* [Provided entries]:
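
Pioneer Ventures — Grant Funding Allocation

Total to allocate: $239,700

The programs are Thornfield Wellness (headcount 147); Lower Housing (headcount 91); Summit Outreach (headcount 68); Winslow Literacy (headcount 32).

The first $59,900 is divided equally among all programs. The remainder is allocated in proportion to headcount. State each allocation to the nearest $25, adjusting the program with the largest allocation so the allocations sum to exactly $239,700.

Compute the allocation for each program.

First tranche $59,900 split equally: $14,975 each.
Remainder $179,800 by headcount (total 338): Thornfield Wellness 78,197.04 → $78,200; Lower Housing 48,407.69 → $48,400; Summit Outreach 36,172.78 → $36,175; Winslow Literacy 17,022.49 → $17,025.
Totals: Thornfield Wellness $14,975 + $78,200 = $93,175; Lower Housing $14,975 + $48,400 = $63,375; Summit Outreach $14,975 + $36,175 = $51,150; Winslow Literacy $14,975 + $17,025 = $32,000.

Thornfield Wellness: $93,175; Lower Housing: $63,375; Summit Outreach: $51,150; Winslow Literacy: $32,000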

* [The problem]: Please retype all of the records, keeping each line exactly as it is.

* [Task answer]:
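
Pioneer Ventures — Grant Funding Allocation

Total to allocate: $239,700

The programs are Thornfield Wellness (headcount 147); Lower Housing (headcount 91); Summit Outreach (headcount 68); Winslow Literacy (headcount 32).

The first $59,900 is divided equally among all programs. The remainder is allocated in proportion to headcount. State each allocation to the nearest $25, adjusting the program with the largest allocation so the allocations sum to exactly $239,700.

Compute the allocation for each program.

First tranche $59,900 split equally: $14,975 each.
Remainder $179,800 by headcount (total 338): Thornfield Wellness 78,197.04 → $78,200; Lower Housing 48,407.69 → $48,400; Summit Outreach 36,172.78 → $36,175; Winslow Literacy 17,022.49 → $17,025.
Totals: Thornfield Wellness $14,975 + $78,200 = $93,175; Lower Housing $14,975 + $48,400 = $63,375; Summit Outreach $14,975 + $36,175 = $51,150; Winslow Literacy $14,975 + $17,025 = $32,000.

Thornfield Wellness: $93,175; Lower Housing: $63,375; Summit Outreach: $51,150; Winslow Literacy: $32,000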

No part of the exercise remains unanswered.